• What you should do:
Only the lines holding the string "free" are needed; copy each of them from the data.

┄┄┄┄┄┄

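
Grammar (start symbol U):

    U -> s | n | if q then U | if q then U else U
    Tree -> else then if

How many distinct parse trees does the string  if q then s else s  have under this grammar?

Parse trees for if q then s else s:
  [U if q then [U s] else [U s]]

1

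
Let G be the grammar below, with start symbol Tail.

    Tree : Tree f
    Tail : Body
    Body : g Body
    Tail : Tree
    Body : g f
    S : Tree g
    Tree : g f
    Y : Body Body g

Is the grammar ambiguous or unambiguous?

Witness: g f

Derivation 1: Tail ⇒ Body ⇒ g f
Derivation 2: Tail ⇒ Tree ⇒ g f

Two distinct leftmost derivations for the same string.

Ambiguous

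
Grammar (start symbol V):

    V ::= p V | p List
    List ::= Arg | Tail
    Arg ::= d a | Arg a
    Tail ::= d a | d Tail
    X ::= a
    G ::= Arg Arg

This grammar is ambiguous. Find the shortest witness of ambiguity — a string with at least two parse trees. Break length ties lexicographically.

p d a

length 3: p d a has 2 parse trees

Two derivations of p d a:
  V ⇒ p List ⇒ p Arg ⇒ p d a
  V ⇒ p List ⇒ p Tail ⇒ p d a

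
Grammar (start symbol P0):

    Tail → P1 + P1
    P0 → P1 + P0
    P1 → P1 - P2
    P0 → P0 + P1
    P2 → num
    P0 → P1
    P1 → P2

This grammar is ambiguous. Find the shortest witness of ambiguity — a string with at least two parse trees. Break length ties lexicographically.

num + num

length 1: no string has ≥2 trees
length 3: num + num has 2 parse trees

Two derivations of num + num:
  P0 ⇒ P1 + P0 ⇒ P2 + P0 ⇒ num + P0 ⇒ num + P1 ⇒ num + P2 ⇒ num + num
  P0 ⇒ P0 + P1 ⇒ P1 + P1 ⇒ P2 + P1 ⇒ num + P1 ⇒ num + P2 ⇒ num + num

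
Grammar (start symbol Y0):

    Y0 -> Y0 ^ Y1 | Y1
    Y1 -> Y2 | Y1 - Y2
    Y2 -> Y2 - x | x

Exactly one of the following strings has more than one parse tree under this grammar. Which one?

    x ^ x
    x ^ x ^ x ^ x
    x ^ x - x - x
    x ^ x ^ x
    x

x ^ x: 1 tree
x ^ x ^ x ^ x: 1 tree
x ^ x - x - x: 4 trees
x ^ x ^ x: 1 tree
x: 1 tree

x ^ x - x - x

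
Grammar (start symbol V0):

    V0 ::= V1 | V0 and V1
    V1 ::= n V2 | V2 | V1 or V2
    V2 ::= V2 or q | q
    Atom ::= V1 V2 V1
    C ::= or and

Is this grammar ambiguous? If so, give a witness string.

Ambiguous

Witness: q or q

Derivation 1: V0 ⇒ V1 ⇒ V2 ⇒ V2 or q ⇒ q or q
Derivation 2: V0 ⇒ V1 ⇒ V1 or V2 ⇒ V2 or V2 ⇒ q or V2 ⇒ q or q

Two distinct leftmost derivations for the same string.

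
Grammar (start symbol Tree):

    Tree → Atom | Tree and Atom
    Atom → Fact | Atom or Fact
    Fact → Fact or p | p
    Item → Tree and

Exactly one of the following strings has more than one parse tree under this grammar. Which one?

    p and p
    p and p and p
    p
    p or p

p or p

p and p: 1 tree
p and p and p: 1 tree
p: 1 tree
p or p: 2 trees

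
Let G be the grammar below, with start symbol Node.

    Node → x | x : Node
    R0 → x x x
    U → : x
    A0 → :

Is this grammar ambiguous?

Only Node is reachable from Node; ignoring the rest: Right-recursive list with a separator: after each atom, whether the separator follows determines the rule. One parse per string.

Unambiguous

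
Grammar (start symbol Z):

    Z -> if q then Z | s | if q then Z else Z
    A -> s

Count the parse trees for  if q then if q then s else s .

Parse trees for if q then if q then s else s:
  [Z if q then [Z if q then [Z s] else [Z s]]]
  [Z if q then [Z if q then [Z s]] else [Z s]]

2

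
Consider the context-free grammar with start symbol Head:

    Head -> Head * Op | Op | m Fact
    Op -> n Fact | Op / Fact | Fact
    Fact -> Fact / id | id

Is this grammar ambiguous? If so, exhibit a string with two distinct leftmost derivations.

Witness: id / id

Derivation 1: Head ⇒ Op ⇒ Op / Fact ⇒ Fact / Fact ⇒ id / Fact ⇒ id / id
Derivation 2: Head ⇒ Op ⇒ Fact ⇒ Fact / id ⇒ id / id

Two distinct leftmost derivations for the same string.

Ambiguous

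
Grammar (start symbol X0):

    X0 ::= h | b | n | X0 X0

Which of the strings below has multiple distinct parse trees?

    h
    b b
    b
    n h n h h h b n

n h n h h h b n

h: 1 tree
b b: 1 tree
b: 1 tree
n h n h h h b n: 429 trees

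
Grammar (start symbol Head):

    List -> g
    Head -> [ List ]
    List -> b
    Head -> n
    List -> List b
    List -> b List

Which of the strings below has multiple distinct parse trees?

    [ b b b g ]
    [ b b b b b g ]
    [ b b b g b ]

[ b b b g b ]

[ b b b g ]: 1 tree
[ b b b b b g ]: 1 tree
[ b b b g b ]: 4 trees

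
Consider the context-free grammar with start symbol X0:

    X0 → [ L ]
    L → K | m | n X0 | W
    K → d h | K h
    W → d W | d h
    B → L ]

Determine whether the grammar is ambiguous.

Ambiguous

Witness: [ d h ]

Derivation 1: X0 ⇒ [ L ] ⇒ [ K ] ⇒ [ d h ]
Derivation 2: X0 ⇒ [ L ] ⇒ [ W ] ⇒ [ d h ]

Two distinct leftmost derivations for the same string.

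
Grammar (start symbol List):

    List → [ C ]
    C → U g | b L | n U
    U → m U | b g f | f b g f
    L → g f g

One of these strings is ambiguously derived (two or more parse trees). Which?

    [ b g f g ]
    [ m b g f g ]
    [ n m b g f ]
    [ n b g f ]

[ b g f g ]

[ b g f g ]: 2 trees
[ m b g f g ]: 1 tree
[ n m b g f ]: 1 tree
[ n b g f ]: 1 tree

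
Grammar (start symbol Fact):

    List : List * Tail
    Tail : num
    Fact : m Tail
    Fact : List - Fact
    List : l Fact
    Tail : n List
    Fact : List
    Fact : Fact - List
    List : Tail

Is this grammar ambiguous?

Ambiguous

Witness: num - num

Derivation 1: Fact ⇒ List - Fact ⇒ Tail - Fact ⇒ num - Fact ⇒ num - List ⇒ num - Tail ⇒ num - num
Derivation 2: Fact ⇒ Fact - List ⇒ List - List ⇒ Tail - List ⇒ num - List ⇒ num - Tail ⇒ num - num

Two distinct leftmost derivations for the same string.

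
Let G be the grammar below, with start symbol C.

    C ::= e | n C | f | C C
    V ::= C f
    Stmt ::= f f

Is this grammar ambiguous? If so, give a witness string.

Witness: e e e

Derivation 1: C ⇒ C C ⇒ e C ⇒ e C C ⇒ e e C ⇒ e e e
Derivation 2: C ⇒ C C ⇒ C C C ⇒ e C C ⇒ e e C ⇒ e e e

Two distinct leftmost derivations for the same string.

Ambiguous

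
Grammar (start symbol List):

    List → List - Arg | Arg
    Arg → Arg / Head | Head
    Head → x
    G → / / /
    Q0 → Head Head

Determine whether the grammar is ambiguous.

Unambiguous

Only List, Arg, Head are reachable from List; ignoring the rest: This is a standard precedence ladder (List over Arg over Head), with each level left-recursive on its own operator ('-' at List, '/' at Arg). That structure is LR(1), hence unambiguous.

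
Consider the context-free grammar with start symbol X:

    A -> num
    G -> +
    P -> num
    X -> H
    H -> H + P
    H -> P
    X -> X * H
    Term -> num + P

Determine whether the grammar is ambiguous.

Unambiguous

Only X, H, P are reachable from X; ignoring the rest: X → X * H | H  ;  H → H + P | P  — a left-associative chain with P at the bottom. Each string factors uniquely by precedence.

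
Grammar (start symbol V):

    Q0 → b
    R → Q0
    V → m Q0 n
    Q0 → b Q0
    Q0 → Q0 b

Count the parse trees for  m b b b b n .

Parse trees for m b b b b n:
  [V m [Q0 b [Q0 b [Q0 b [Q0 b]]]] n]
  [V m [Q0 b [Q0 b [Q0 [Q0 b] b]]] n]
  [V m [Q0 b [Q0 [Q0 b [Q0 b]] b]] n]
  [V m [Q0 b [Q0 [Q0 [Q0 b] b] b]] n]
  [V m [Q0 [Q0 b [Q0 b [Q0 b]]] b] n]
  [V m [Q0 [Q0 b [Q0 [Q0 b] b]] b] n]
  [V m [Q0 [Q0 [Q0 b [Q0 b]] b] b] n]
  [V m [Q0 [Q0 [Q0 [Q0 b] b] b] b] n]

8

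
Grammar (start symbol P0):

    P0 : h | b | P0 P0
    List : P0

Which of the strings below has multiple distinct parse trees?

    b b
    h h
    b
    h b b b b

h b b b b

b b: 1 tree
h h: 1 tree
b: 1 tree
h b b b b: 14 trees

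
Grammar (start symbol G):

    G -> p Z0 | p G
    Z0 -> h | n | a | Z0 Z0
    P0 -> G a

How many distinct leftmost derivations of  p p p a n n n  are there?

Parse trees for p p p a n n n:
  [G p [G p [G p [Z0 [Z0 a] [Z0 [Z0 n] [Z0 [Z0 n] [Z0 n]]]]]]]
  [G p [G p [G p [Z0 [Z0 a] [Z0 [Z0 [Z0 n] [Z0 n]] [Z0 n]]]]]]
  [G p [G p [G p [Z0 [Z0 [Z0 a] [Z0 n]] [Z0 [Z0 n] [Z0 n]]]]]]
  [G p [G p [G p [Z0 [Z0 [Z0 a] [Z0 [Z0 n] [Z0 n]]] [Z0 n]]]]]
  [G p [G p [G p [Z0 [Z0 [Z0 [Z0 a] [Z0 n]] [Z0 n]] [Z0 n]]]]]

5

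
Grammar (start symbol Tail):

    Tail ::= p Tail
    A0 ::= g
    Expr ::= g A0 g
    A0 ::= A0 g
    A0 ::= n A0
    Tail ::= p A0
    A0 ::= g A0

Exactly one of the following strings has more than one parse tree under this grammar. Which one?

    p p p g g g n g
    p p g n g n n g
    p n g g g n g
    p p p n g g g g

p p p g g g n g: 1 tree
p p g n g n n g: 1 tree
p n g g g n g: 1 tree
p p p n g g g g: 15 trees

p p p n g g g g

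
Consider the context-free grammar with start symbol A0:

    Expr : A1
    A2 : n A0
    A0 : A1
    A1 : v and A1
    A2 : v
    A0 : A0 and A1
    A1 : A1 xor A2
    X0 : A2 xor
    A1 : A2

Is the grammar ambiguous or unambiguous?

Ambiguous

Witness: v and v

Derivation 1: A0 ⇒ A1 ⇒ v and A1 ⇒ v and A2 ⇒ v and v
Derivation 2: A0 ⇒ A0 and A1 ⇒ A1 and A1 ⇒ A2 and A1 ⇒ v and A1 ⇒ v and A2 ⇒ v and v

Two distinct leftmost derivations for the same string.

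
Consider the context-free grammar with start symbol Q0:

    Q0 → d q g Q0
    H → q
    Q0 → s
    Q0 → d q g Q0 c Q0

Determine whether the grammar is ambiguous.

Witness: d q g d q g s c s

Derivation 1: Q0 ⇒ d q g Q0 ⇒ d q g d q g Q0 c Q0 ⇒ d q g d q g s c Q0 ⇒ d q g d q g s c s
Derivation 2: Q0 ⇒ d q g Q0 c Q0 ⇒ d q g d q g Q0 c Q0 ⇒ d q g d q g s c Q0 ⇒ d q g d q g s c s

Two distinct leftmost derivations for the same string.

Ambiguous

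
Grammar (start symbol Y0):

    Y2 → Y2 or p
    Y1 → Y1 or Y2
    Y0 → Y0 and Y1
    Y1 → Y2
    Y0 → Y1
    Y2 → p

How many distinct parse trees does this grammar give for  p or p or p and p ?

4

Parse trees for p or p or p and p:
  [Y0 [Y0 [Y1 [Y1 [Y2 p]] or [Y2 [Y2 p] or p]]] and [Y1 [Y2 p]]]
  [Y0 [Y0 [Y1 [Y1 [Y1 [Y2 p]] or [Y2 p]] or [Y2 p]]] and [Y1 [Y2 p]]]
  [Y0 [Y0 [Y1 [Y1 [Y2 [Y2 p] or p]] or [Y2 p]]] and [Y1 [Y2 p]]]
  [Y0 [Y0 [Y1 [Y2 [Y2 [Y2 p] or p] or p]]] and [Y1 [Y2 p]]]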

┄┄┄┄┄┄

• Task answer:
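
Consider the context-free grammar with start symbol Head:
Consider the context-free grammar with start symbol X0:
Consider the context-free grammar with start symbol X:
Consider the context-free grammar with start symbol A0:
Consider the context-free grammar with start symbol Q0: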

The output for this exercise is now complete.